▶ DATASET EXCERPTS:
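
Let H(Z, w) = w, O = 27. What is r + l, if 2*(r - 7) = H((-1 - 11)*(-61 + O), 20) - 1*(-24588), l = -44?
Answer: 12267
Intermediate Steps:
r = 12311 (r = 7 + (20 - 1*(-24588))/2 = 7 + (20 + 24588)/2 = 7 + (½)*24608 = 7 + 12304 = 12311)
r + l = 12311 - 44 = 12267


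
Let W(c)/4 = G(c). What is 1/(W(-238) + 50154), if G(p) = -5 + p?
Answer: 1/49182 ≈ 2.0333e-5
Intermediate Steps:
W(c) = -20 + 4*c (W(c) = 4*(-5 + c) = -20 + 4*c)
1/(W(-238) + 50154) = 1/((-20 + 4*(-238)) + 50154) = 1/((-20 - 952) + 50154) = 1/(-972 + 50154) = 1/49182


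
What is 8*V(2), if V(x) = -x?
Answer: -16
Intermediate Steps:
8*V(2) = 8*(-1*2) = 8*(-2) = -16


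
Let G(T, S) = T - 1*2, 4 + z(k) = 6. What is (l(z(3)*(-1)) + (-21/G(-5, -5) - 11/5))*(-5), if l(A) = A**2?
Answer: -24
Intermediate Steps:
z(k) = 2 (z(k) = -4 + 6 = 2)
G(T, S) = -2 + T (G(T, S) = T - 2 = -2 + T)
(l(z(3)*(-1)) + (-21/G(-5, -5) - 11/5))*(-5) = ((2*(-1))**2 + (-21/(-2 - 5) - 11/5))*(-5) = ((-2)**2 + (-21/(-7) - 11*1/5))*(-5) = (4 + (-21*(-1/7) - 11/5))*(-5) = (4 + (3 - 11/5))*(-5) = (4 + 4/5)*(-5) = (24/5)*(-5) = -24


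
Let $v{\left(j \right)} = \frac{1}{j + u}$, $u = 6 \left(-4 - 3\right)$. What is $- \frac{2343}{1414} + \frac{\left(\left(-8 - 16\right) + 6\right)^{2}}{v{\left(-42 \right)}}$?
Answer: $- \frac{38485767}{1414} \approx -27218.0$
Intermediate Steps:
$u = -42$ ($u = 6 \left(-7\right) = -42$)
$v{\left(j \right)} = \frac{1}{-42 + j}$ ($v{\left(j \right)} = \frac{1}{j - 42} = \frac{1}{-42 + j}$)
$- \frac{2343}{1414} + \frac{\left(\left(-8 - 16\right) + 6\right)^{2}}{v{\left(-42 \right)}} = - \frac{2343}{1414} + \frac{\left(\left(-8 - 16\right) + 6\right)^{2}}{\frac{1}{-42 - 42}} = \left(-2343\right) \frac{1}{1414} + \frac{\left(-24 + 6\right)^{2}}{\frac{1}{-84}} = - \frac{2343}{1414} + \frac{\left(-18\right)^{2}}{- \frac{1}{84}} = - \frac{2343}{1414} + 324 \left(-84\right) = - \frac{2343}{1414} - 27216 = - \frac{38485767}{1414}$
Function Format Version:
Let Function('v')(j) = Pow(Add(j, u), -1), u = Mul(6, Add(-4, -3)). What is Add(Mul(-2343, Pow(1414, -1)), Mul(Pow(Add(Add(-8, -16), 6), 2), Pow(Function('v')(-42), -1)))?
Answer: Rational(-38485767, 1414) ≈ -27218.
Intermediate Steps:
u = -42 (u = Mul(6, -7) = -42)
Function('v')(j) = Pow(Add(-42, j), -1) (Function('v')(j) = Pow(Add(j, -42), -1) = Pow(Add(-42, j), -1))
Add(Mul(-2343, Pow(1414, -1)), Mul(Pow(Add(Add(-8, -16), 6), 2), Pow(Function('v')(-42), -1))) = Add(Mul(-2343, Pow(1414, -1)), Mul(Pow(Add(Add(-8, -16), 6), 2), Pow(Pow(Add(-42, -42), -1), -1))) = Add(Mul(-2343, Rational(1, 1414)), Mul(Pow(Add(-24, 6), 2), Pow(Pow(-84, -1), -1))) = Add(Rational(-2343, 1414), Mul(Pow(-18, 2), Pow(Rational(-1, 84), -1))) = Add(Rational(-2343, 1414), Mul(324, -84)) = Add(Rational(-2343, 1414), -27216) = Rational(-38485767, 1414)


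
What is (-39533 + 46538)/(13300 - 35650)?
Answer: -467/1490 ≈ -0.31342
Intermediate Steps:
(-39533 + 46538)/(13300 - 35650) = 7005/(-22350) = 7005*(-1/22350) = -467/1490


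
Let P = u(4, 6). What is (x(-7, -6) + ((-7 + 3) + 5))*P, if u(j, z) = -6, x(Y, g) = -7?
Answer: 36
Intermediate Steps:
P = -6
(x(-7, -6) + ((-7 + 3) + 5))*P = (-7 + ((-7 + 3) + 5))*(-6) = (-7 + (-4 + 5))*(-6) = (-7 + 1)*(-6) = -6*(-6) = 36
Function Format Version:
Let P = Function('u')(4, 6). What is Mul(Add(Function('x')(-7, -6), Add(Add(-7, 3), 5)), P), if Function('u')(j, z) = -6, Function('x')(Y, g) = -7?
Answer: 36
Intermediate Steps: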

▶ WORK ITEM: Which lines in the records contain the word "Answer"? Copy each one.

▶ WRITTEN SOLUTION:
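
Answer: 12267
Answer: 1/49182 ≈ 2.0333e-5
Answer: -16
Answer: -24
Answer: $- \frac{38485767}{1414} \approx -27218.0$
Answer: Rational(-38485767, 1414) ≈ -27218.
Answer: -467/1490 ≈ -0.31342
Answer: 36
Answer: 36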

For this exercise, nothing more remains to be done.